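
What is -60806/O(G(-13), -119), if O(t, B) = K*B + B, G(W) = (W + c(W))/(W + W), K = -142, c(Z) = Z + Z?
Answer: -60806/16779 ≈ -3.6239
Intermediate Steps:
c(Z) = 2*Z
G(W) = 3/2 (G(W) = (W + 2*W)/(W + W) = (3*W)/((2*W)) = (3*W)*(1/(2*W)) = 3/2)
O(t, B) = -141*B (O(t, B) = -142*B + B = -141*B)
-60806/O(G(-13), -119) = -60806/((-141*(-119))) = -60806/16779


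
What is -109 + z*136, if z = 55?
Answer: 7371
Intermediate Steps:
-109 + z*136 = -109 + 55*136 = -109 + 7480 = 7371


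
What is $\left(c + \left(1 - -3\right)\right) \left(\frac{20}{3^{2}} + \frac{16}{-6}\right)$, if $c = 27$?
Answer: $- \frac{124}{9} \approx -13.778$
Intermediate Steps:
$\left(c + \left(1 - -3\right)\right) \left(\frac{20}{3^{2}} + \frac{16}{-6}\right) = \left(27 + \left(1 - -3\right)\right) \left(\frac{20}{3^{2}} + \frac{16}{-6}\right) = \left(27 + \left(1 + 3\right)\right) \left(\frac{20}{9} + 16 \left(- \frac{1}{6}\right)\right) = \left(27 + 4\right) \left(20 \cdot \frac{1}{9} - \frac{8}{3}\right) = 31 \left(\frac{20}{9} - \frac{8}{3}\right) = 31 \left(- \frac{4}{9}\right) = - \frac{124}{9}$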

● ● ● ● ●

What needs to be done: Write all the entries again precisely as they were given.

Completed exercise:
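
What is -60806/O(G(-13), -119), if O(t, B) = K*B + B, G(W) = (W + c(W))/(W + W), K = -142, c(Z) = Z + Z?
Answer: -60806/16779 ≈ -3.6239
Intermediate Steps:
c(Z) = 2*Z
G(W) = 3/2 (G(W) = (W + 2*W)/(W + W) = (3*W)/((2*W)) = (3*W)*(1/(2*W)) = 3/2)
O(t, B) = -141*B (O(t, B) = -142*B + B = -141*B)
-60806/O(G(-13), -119) = -60806/((-141*(-119))) = -60806/16779


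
What is -109 + z*136, if z = 55?
Answer: 7371
Intermediate Steps:
-109 + z*136 = -109 + 55*136 = -109 + 7480 = 7371


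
What is $\left(c + \left(1 - -3\right)\right) \left(\frac{20}{3^{2}} + \frac{16}{-6}\right)$, if $c = 27$?
Answer: $- \frac{124}{9} \approx -13.778$
Intermediate Steps:
$\left(c + \left(1 - -3\right)\right) \left(\frac{20}{3^{2}} + \frac{16}{-6}\right) = \left(27 + \left(1 - -3\right)\right) \left(\frac{20}{3^{2}} + \frac{16}{-6}\right) = \left(27 + \left(1 + 3\right)\right) \left(\frac{20}{9} + 16 \left(- \frac{1}{6}\right)\right) = \left(27 + 4\right) \left(20 \cdot \frac{1}{9} - \frac{8}{3}\right) = 31 \left(\frac{20}{9} - \frac{8}{3}\right) = 31 \left(- \frac{4}{9}\right) = - \frac{124}{9}$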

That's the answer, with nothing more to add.